Saved data entries:
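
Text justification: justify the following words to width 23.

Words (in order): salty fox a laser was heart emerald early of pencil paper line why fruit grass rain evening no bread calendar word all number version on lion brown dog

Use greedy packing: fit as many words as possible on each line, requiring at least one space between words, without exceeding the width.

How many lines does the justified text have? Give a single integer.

Answer: 8

Derivation:
Line 1: ['salty', 'fox', 'a', 'laser', 'was'] (min_width=21, slack=2)
Line 2: ['heart', 'emerald', 'early', 'of'] (min_width=22, slack=1)
Line 3: ['pencil', 'paper', 'line', 'why'] (min_width=21, slack=2)
Line 4: ['fruit', 'grass', 'rain'] (min_width=16, slack=7)
Line 5: ['evening', 'no', 'bread'] (min_width=16, slack=7)
Line 6: ['calendar', 'word', 'all'] (min_width=17, slack=6)
Line 7: ['number', 'version', 'on', 'lion'] (min_width=22, slack=1)
Line 8: ['brown', 'dog'] (min_width=9, slack=14)
Total lines: 8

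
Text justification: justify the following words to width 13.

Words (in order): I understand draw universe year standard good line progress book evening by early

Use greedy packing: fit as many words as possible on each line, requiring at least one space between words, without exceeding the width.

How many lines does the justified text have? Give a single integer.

Answer: 7

Derivation:
Line 1: ['I', 'understand'] (min_width=12, slack=1)
Line 2: ['draw', 'universe'] (min_width=13, slack=0)
Line 3: ['year', 'standard'] (min_width=13, slack=0)
Line 4: ['good', 'line'] (min_width=9, slack=4)
Line 5: ['progress', 'book'] (min_width=13, slack=0)
Line 6: ['evening', 'by'] (min_width=10, slack=3)
Line 7: ['early'] (min_width=5, slack=8)
Total lines: 7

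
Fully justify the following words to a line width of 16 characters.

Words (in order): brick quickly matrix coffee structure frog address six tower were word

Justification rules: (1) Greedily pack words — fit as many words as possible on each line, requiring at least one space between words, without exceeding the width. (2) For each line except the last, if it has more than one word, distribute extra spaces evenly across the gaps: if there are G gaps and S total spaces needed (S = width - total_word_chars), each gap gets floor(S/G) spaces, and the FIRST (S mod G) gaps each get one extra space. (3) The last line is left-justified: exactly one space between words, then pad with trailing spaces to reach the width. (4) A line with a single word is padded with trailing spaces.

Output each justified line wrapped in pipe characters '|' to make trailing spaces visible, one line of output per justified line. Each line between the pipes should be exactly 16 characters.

Line 1: ['brick', 'quickly'] (min_width=13, slack=3)
Line 2: ['matrix', 'coffee'] (min_width=13, slack=3)
Line 3: ['structure', 'frog'] (min_width=14, slack=2)
Line 4: ['address', 'six'] (min_width=11, slack=5)
Line 5: ['tower', 'were', 'word'] (min_width=15, slack=1)

Answer: |brick    quickly|
|matrix    coffee|
|structure   frog|
|address      six|
|tower were word |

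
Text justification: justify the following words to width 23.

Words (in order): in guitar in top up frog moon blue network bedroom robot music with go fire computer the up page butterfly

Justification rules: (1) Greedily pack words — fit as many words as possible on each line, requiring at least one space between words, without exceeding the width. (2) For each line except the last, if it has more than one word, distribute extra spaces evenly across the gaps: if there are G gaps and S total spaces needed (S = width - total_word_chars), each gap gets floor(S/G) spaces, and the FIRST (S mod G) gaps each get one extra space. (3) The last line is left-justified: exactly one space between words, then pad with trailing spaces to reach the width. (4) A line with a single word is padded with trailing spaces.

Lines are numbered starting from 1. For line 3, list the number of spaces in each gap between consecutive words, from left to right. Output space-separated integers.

Line 1: ['in', 'guitar', 'in', 'top', 'up'] (min_width=19, slack=4)
Line 2: ['frog', 'moon', 'blue', 'network'] (min_width=22, slack=1)
Line 3: ['bedroom', 'robot', 'music'] (min_width=19, slack=4)
Line 4: ['with', 'go', 'fire', 'computer'] (min_width=21, slack=2)
Line 5: ['the', 'up', 'page', 'butterfly'] (min_width=21, slack=2)

Answer: 3 3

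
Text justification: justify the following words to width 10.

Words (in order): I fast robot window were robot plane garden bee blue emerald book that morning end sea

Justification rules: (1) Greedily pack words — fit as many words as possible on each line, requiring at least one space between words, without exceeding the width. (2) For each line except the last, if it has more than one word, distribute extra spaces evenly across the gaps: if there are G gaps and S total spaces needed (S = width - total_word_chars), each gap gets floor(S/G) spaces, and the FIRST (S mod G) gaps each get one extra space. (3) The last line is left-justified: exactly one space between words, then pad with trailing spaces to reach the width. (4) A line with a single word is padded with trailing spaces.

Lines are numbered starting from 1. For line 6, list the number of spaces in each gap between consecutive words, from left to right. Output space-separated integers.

Line 1: ['I', 'fast'] (min_width=6, slack=4)
Line 2: ['robot'] (min_width=5, slack=5)
Line 3: ['window'] (min_width=6, slack=4)
Line 4: ['were', 'robot'] (min_width=10, slack=0)
Line 5: ['plane'] (min_width=5, slack=5)
Line 6: ['garden', 'bee'] (min_width=10, slack=0)
Line 7: ['blue'] (min_width=4, slack=6)
Line 8: ['emerald'] (min_width=7, slack=3)
Line 9: ['book', 'that'] (min_width=9, slack=1)
Line 10: ['morning'] (min_width=7, slack=3)
Line 11: ['end', 'sea'] (min_width=7, slack=3)

Answer: 1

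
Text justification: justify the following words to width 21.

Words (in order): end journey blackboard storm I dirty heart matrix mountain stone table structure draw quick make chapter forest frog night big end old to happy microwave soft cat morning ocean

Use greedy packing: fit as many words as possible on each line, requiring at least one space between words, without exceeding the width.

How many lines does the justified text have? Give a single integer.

Line 1: ['end', 'journey'] (min_width=11, slack=10)
Line 2: ['blackboard', 'storm', 'I'] (min_width=18, slack=3)
Line 3: ['dirty', 'heart', 'matrix'] (min_width=18, slack=3)
Line 4: ['mountain', 'stone', 'table'] (min_width=20, slack=1)
Line 5: ['structure', 'draw', 'quick'] (min_width=20, slack=1)
Line 6: ['make', 'chapter', 'forest'] (min_width=19, slack=2)
Line 7: ['frog', 'night', 'big', 'end'] (min_width=18, slack=3)
Line 8: ['old', 'to', 'happy'] (min_width=12, slack=9)
Line 9: ['microwave', 'soft', 'cat'] (min_width=18, slack=3)
Line 10: ['morning', 'ocean'] (min_width=13, slack=8)
Total lines: 10

Answer: 10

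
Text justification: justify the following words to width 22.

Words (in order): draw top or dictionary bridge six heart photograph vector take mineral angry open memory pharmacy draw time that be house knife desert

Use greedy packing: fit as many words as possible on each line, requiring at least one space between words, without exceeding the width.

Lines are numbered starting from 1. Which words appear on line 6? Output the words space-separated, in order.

Answer: time that be house

Derivation:
Line 1: ['draw', 'top', 'or', 'dictionary'] (min_width=22, slack=0)
Line 2: ['bridge', 'six', 'heart'] (min_width=16, slack=6)
Line 3: ['photograph', 'vector', 'take'] (min_width=22, slack=0)
Line 4: ['mineral', 'angry', 'open'] (min_width=18, slack=4)
Line 5: ['memory', 'pharmacy', 'draw'] (min_width=20, slack=2)
Line 6: ['time', 'that', 'be', 'house'] (min_width=18, slack=4)
Line 7: ['knife', 'desert'] (min_width=12, slack=10)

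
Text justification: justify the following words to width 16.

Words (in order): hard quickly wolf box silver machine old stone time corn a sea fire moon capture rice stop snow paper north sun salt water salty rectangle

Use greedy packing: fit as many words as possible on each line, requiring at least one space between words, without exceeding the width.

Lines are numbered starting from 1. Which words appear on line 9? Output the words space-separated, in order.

Answer: water salty

Derivation:
Line 1: ['hard', 'quickly'] (min_width=12, slack=4)
Line 2: ['wolf', 'box', 'silver'] (min_width=15, slack=1)
Line 3: ['machine', 'old'] (min_width=11, slack=5)
Line 4: ['stone', 'time', 'corn'] (min_width=15, slack=1)
Line 5: ['a', 'sea', 'fire', 'moon'] (min_width=15, slack=1)
Line 6: ['capture', 'rice'] (min_width=12, slack=4)
Line 7: ['stop', 'snow', 'paper'] (min_width=15, slack=1)
Line 8: ['north', 'sun', 'salt'] (min_width=14, slack=2)
Line 9: ['water', 'salty'] (min_width=11, slack=5)
Line 10: ['rectangle'] (min_width=9, slack=7)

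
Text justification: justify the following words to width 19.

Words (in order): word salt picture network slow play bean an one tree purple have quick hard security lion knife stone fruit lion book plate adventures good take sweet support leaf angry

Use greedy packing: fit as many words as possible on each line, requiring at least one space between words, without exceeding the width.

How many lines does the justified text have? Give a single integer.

Line 1: ['word', 'salt', 'picture'] (min_width=17, slack=2)
Line 2: ['network', 'slow', 'play'] (min_width=17, slack=2)
Line 3: ['bean', 'an', 'one', 'tree'] (min_width=16, slack=3)
Line 4: ['purple', 'have', 'quick'] (min_width=17, slack=2)
Line 5: ['hard', 'security', 'lion'] (min_width=18, slack=1)
Line 6: ['knife', 'stone', 'fruit'] (min_width=17, slack=2)
Line 7: ['lion', 'book', 'plate'] (min_width=15, slack=4)
Line 8: ['adventures', 'good'] (min_width=15, slack=4)
Line 9: ['take', 'sweet', 'support'] (min_width=18, slack=1)
Line 10: ['leaf', 'angry'] (min_width=10, slack=9)
Total lines: 10

Answer: 10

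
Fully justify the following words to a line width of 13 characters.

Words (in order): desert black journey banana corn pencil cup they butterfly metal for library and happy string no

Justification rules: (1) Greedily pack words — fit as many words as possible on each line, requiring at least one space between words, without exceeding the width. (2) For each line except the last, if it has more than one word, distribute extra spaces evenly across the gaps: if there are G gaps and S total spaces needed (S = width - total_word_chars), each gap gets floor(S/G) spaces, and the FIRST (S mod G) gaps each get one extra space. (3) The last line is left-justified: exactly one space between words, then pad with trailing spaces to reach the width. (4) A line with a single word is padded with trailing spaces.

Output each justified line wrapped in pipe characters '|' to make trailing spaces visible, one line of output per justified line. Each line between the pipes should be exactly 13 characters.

Line 1: ['desert', 'black'] (min_width=12, slack=1)
Line 2: ['journey'] (min_width=7, slack=6)
Line 3: ['banana', 'corn'] (min_width=11, slack=2)
Line 4: ['pencil', 'cup'] (min_width=10, slack=3)
Line 5: ['they'] (min_width=4, slack=9)
Line 6: ['butterfly'] (min_width=9, slack=4)
Line 7: ['metal', 'for'] (min_width=9, slack=4)
Line 8: ['library', 'and'] (min_width=11, slack=2)
Line 9: ['happy', 'string'] (min_width=12, slack=1)
Line 10: ['no'] (min_width=2, slack=11)

Answer: |desert  black|
|journey      |
|banana   corn|
|pencil    cup|
|they         |
|butterfly    |
|metal     for|
|library   and|
|happy  string|
|no           |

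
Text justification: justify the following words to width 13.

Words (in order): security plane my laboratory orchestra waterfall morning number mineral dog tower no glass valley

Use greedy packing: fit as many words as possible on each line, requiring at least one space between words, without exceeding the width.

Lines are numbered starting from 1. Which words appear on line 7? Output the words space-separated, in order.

Line 1: ['security'] (min_width=8, slack=5)
Line 2: ['plane', 'my'] (min_width=8, slack=5)
Line 3: ['laboratory'] (min_width=10, slack=3)
Line 4: ['orchestra'] (min_width=9, slack=4)
Line 5: ['waterfall'] (min_width=9, slack=4)
Line 6: ['morning'] (min_width=7, slack=6)
Line 7: ['number'] (min_width=6, slack=7)
Line 8: ['mineral', 'dog'] (min_width=11, slack=2)
Line 9: ['tower', 'no'] (min_width=8, slack=5)
Line 10: ['glass', 'valley'] (min_width=12, slack=1)

Answer: number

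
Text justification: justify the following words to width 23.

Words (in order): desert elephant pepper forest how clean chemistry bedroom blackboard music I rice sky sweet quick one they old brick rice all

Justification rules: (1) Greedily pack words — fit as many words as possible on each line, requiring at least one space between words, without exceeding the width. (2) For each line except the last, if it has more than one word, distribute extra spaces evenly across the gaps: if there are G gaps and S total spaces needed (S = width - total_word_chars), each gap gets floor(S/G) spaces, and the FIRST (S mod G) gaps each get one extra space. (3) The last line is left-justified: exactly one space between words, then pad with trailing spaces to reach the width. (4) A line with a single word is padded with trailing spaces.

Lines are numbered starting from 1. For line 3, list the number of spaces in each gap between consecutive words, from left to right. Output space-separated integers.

Answer: 7

Derivation:
Line 1: ['desert', 'elephant', 'pepper'] (min_width=22, slack=1)
Line 2: ['forest', 'how', 'clean'] (min_width=16, slack=7)
Line 3: ['chemistry', 'bedroom'] (min_width=17, slack=6)
Line 4: ['blackboard', 'music', 'I', 'rice'] (min_width=23, slack=0)
Line 5: ['sky', 'sweet', 'quick', 'one'] (min_width=19, slack=4)
Line 6: ['they', 'old', 'brick', 'rice', 'all'] (min_width=23, slack=0)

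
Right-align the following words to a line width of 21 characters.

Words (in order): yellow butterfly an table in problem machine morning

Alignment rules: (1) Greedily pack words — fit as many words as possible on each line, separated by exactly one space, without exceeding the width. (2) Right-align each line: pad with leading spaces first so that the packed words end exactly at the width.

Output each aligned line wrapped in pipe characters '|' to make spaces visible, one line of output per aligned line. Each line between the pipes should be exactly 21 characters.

Line 1: ['yellow', 'butterfly', 'an'] (min_width=19, slack=2)
Line 2: ['table', 'in', 'problem'] (min_width=16, slack=5)
Line 3: ['machine', 'morning'] (min_width=15, slack=6)

Answer: |  yellow butterfly an|
|     table in problem|
|      machine morning|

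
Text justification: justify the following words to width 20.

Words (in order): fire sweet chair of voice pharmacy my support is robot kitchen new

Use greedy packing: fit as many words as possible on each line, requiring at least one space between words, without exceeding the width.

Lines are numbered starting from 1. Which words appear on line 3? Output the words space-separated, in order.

Line 1: ['fire', 'sweet', 'chair', 'of'] (min_width=19, slack=1)
Line 2: ['voice', 'pharmacy', 'my'] (min_width=17, slack=3)
Line 3: ['support', 'is', 'robot'] (min_width=16, slack=4)
Line 4: ['kitchen', 'new'] (min_width=11, slack=9)

Answer: support is robot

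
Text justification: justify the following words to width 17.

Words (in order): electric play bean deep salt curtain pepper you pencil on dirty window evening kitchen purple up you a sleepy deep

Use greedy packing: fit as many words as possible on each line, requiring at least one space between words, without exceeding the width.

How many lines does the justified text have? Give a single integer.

Answer: 8

Derivation:
Line 1: ['electric', 'play'] (min_width=13, slack=4)
Line 2: ['bean', 'deep', 'salt'] (min_width=14, slack=3)
Line 3: ['curtain', 'pepper'] (min_width=14, slack=3)
Line 4: ['you', 'pencil', 'on'] (min_width=13, slack=4)
Line 5: ['dirty', 'window'] (min_width=12, slack=5)
Line 6: ['evening', 'kitchen'] (min_width=15, slack=2)
Line 7: ['purple', 'up', 'you', 'a'] (min_width=15, slack=2)
Line 8: ['sleepy', 'deep'] (min_width=11, slack=6)
Total lines: 8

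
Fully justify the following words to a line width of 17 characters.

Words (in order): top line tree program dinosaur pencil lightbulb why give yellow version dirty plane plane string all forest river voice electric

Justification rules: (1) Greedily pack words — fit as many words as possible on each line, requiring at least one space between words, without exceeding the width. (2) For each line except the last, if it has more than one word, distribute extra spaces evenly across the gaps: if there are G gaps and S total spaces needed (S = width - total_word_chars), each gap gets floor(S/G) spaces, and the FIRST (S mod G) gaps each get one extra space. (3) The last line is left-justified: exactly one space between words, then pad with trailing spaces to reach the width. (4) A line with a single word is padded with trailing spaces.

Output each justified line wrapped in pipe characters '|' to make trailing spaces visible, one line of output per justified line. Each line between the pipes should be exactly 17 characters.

Line 1: ['top', 'line', 'tree'] (min_width=13, slack=4)
Line 2: ['program', 'dinosaur'] (min_width=16, slack=1)
Line 3: ['pencil', 'lightbulb'] (min_width=16, slack=1)
Line 4: ['why', 'give', 'yellow'] (min_width=15, slack=2)
Line 5: ['version', 'dirty'] (min_width=13, slack=4)
Line 6: ['plane', 'plane'] (min_width=11, slack=6)
Line 7: ['string', 'all', 'forest'] (min_width=17, slack=0)
Line 8: ['river', 'voice'] (min_width=11, slack=6)
Line 9: ['electric'] (min_width=8, slack=9)

Answer: |top   line   tree|
|program  dinosaur|
|pencil  lightbulb|
|why  give  yellow|
|version     dirty|
|plane       plane|
|string all forest|
|river       voice|
|electric         |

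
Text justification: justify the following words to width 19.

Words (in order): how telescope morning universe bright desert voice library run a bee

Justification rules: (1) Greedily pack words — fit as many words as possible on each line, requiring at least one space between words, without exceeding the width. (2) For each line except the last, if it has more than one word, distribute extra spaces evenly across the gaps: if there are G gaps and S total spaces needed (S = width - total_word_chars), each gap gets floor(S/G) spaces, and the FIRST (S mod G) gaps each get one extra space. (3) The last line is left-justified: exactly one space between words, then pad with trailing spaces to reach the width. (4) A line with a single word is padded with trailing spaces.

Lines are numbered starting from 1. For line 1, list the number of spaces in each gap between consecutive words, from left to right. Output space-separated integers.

Answer: 7

Derivation:
Line 1: ['how', 'telescope'] (min_width=13, slack=6)
Line 2: ['morning', 'universe'] (min_width=16, slack=3)
Line 3: ['bright', 'desert', 'voice'] (min_width=19, slack=0)
Line 4: ['library', 'run', 'a', 'bee'] (min_width=17, slack=2)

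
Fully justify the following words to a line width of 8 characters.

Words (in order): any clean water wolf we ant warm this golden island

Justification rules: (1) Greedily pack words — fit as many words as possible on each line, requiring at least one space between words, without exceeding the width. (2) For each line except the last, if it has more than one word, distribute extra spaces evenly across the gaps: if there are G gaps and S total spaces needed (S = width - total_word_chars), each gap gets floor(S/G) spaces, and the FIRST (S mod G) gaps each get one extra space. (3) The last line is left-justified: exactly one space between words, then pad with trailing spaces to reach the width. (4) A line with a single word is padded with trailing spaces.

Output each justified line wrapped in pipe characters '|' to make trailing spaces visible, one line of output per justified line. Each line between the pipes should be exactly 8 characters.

Answer: |any     |
|clean   |
|water   |
|wolf  we|
|ant warm|
|this    |
|golden  |
|island  |

Derivation:
Line 1: ['any'] (min_width=3, slack=5)
Line 2: ['clean'] (min_width=5, slack=3)
Line 3: ['water'] (min_width=5, slack=3)
Line 4: ['wolf', 'we'] (min_width=7, slack=1)
Line 5: ['ant', 'warm'] (min_width=8, slack=0)
Line 6: ['this'] (min_width=4, slack=4)
Line 7: ['golden'] (min_width=6, slack=2)
Line 8: ['island'] (min_width=6, slack=2)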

[Exercise aim] What you retype should run from the first line of the entries above through the line containing "Words (in order): brick", exactly and in full.

[Solved exercise]
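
Text justification: justify the following words to width 23.

Words (in order): salty fox a laser was heart emerald early of pencil paper line why fruit grass rain evening no bread calendar word all number version on lion brown dog

Use greedy packing: fit as many words as possible on each line, requiring at least one space between words, without exceeding the width.

How many lines does the justified text have? Give a single integer.

Answer: 8

Derivation:
Line 1: ['salty', 'fox', 'a', 'laser', 'was'] (min_width=21, slack=2)
Line 2: ['heart', 'emerald', 'early', 'of'] (min_width=22, slack=1)
Line 3: ['pencil', 'paper', 'line', 'why'] (min_width=21, slack=2)
Line 4: ['fruit', 'grass', 'rain'] (min_width=16, slack=7)
Line 5: ['evening', 'no', 'bread'] (min_width=16, slack=7)
Line 6: ['calendar', 'word', 'all'] (min_width=17, slack=6)
Line 7: ['number', 'version', 'on', 'lion'] (min_width=22, slack=1)
Line 8: ['brown', 'dog'] (min_width=9, slack=14)
Total lines: 8

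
Text justification: justify the following words to width 13.

Words (in order): I understand draw universe year standard good line progress book evening by early

Use greedy packing: fit as many words as possible on each line, requiring at least one space between words, without exceeding the width.

How many lines does the justified text have? Give a single integer.

Answer: 7

Derivation:
Line 1: ['I', 'understand'] (min_width=12, slack=1)
Line 2: ['draw', 'universe'] (min_width=13, slack=0)
Line 3: ['year', 'standard'] (min_width=13, slack=0)
Line 4: ['good', 'line'] (min_width=9, slack=4)
Line 5: ['progress', 'book'] (min_width=13, slack=0)
Line 6: ['evening', 'by'] (min_width=10, slack=3)
Line 7: ['early'] (min_width=5, slack=8)
Total lines: 7

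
Fully justify the following words to a line width of 16 characters.

Words (in order): brick quickly matrix coffee structure frog address six tower were word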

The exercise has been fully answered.